Stored items
▬▬▬
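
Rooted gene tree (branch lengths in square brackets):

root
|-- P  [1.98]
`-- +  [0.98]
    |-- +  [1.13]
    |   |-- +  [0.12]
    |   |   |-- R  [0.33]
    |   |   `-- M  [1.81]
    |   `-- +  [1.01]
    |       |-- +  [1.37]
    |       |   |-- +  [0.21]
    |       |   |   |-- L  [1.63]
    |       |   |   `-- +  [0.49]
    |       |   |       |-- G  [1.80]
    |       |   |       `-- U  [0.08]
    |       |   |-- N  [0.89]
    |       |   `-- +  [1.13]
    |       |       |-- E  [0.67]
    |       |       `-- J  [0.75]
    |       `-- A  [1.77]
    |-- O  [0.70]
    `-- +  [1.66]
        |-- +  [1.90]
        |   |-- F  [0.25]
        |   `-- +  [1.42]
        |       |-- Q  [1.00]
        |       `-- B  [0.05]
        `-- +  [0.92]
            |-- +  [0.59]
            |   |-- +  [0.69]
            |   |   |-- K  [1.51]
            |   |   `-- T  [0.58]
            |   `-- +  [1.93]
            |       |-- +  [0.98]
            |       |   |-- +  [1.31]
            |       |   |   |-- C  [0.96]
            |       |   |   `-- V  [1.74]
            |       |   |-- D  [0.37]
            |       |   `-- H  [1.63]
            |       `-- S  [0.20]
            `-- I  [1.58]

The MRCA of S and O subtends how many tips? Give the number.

The MRCA of S and O is the node subtending (((R,M),(((L,(G,U)),N,(E,J)),A)),O,((F,(Q,B)),(((K,T),(((C,V),D,H),S)),I))).
That clade contains 21 terminal taxa: A, B, C, D, E, F, G, H, I, J, K, L, M, N, O, Q, R, S, T, U, V.

21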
▬▬▬
Work instructions: Transcribe the records above exactly.

Output:
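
Rooted gene tree (branch lengths in square brackets):

root
|-- P  [1.98]
`-- +  [0.98]
    |-- +  [1.13]
    |   |-- +  [0.12]
    |   |   |-- R  [0.33]
    |   |   `-- M  [1.81]
    |   `-- +  [1.01]
    |       |-- +  [1.37]
    |       |   |-- +  [0.21]
    |       |   |   |-- L  [1.63]
    |       |   |   `-- +  [0.49]
    |       |   |       |-- G  [1.80]
    |       |   |       `-- U  [0.08]
    |       |   |-- N  [0.89]
    |       |   `-- +  [1.13]
    |       |       |-- E  [0.67]
    |       |       `-- J  [0.75]
    |       `-- A  [1.77]
    |-- O  [0.70]
    `-- +  [1.66]
        |-- +  [1.90]
        |   |-- F  [0.25]
        |   `-- +  [1.42]
        |       |-- Q  [1.00]
        |       `-- B  [0.05]
        `-- +  [0.92]
            |-- +  [0.59]
            |   |-- +  [0.69]
            |   |   |-- K  [1.51]
            |   |   `-- T  [0.58]
            |   `-- +  [1.93]
            |       |-- +  [0.98]
            |       |   |-- +  [1.31]
            |       |   |   |-- C  [0.96]
            |       |   |   `-- V  [1.74]
            |       |   |-- D  [0.37]
            |       |   `-- H  [1.63]
            |       `-- S  [0.20]
            `-- I  [1.58]

The MRCA of S and O subtends how many tips? Give the number.

The MRCA of S and O is the node subtending (((R,M),(((L,(G,U)),N,(E,J)),A)),O,((F,(Q,B)),(((K,T),(((C,V),D,H),S)),I))).
That clade contains 21 terminal taxa: A, B, C, D, E, F, G, H, I, J, K, L, M, N, O, Q, R, S, T, U, V.

21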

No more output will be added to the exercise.